● **TASK REQUIREMENTS**
Your result should be every line of the records below that contains the word "corner".

Saved data entries:
____

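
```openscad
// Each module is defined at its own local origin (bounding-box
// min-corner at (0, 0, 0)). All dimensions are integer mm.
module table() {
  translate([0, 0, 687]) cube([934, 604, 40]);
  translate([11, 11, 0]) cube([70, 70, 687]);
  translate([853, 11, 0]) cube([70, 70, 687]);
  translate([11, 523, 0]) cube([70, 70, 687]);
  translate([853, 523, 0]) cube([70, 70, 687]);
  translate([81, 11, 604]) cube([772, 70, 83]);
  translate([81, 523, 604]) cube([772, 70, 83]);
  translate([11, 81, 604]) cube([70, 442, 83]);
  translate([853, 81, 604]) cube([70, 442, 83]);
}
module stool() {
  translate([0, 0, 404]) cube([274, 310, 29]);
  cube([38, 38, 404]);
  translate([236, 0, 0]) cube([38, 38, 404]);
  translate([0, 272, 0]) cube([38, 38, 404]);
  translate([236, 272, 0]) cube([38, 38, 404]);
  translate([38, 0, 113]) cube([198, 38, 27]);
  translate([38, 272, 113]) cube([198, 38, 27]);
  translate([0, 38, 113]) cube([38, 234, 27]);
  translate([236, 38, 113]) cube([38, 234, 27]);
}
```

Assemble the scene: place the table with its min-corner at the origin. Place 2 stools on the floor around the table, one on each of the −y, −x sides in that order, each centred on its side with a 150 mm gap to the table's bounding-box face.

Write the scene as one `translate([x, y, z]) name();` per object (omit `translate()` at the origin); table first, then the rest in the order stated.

table();
translate([330, -460, 0]) stool();
translate([-424, 147, 0]) stool();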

____

● **YOUR RESPONSE**
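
// min-corner at (0, 0, 0)). All dimensions are integer mm.
Assemble the scene: place the table with its min-corner at the origin. Place 2 stools on the floor around the table, one on each of the −y, −x sides in that order, each centred on its side with a 150 mm gap to the table's bounding-box face.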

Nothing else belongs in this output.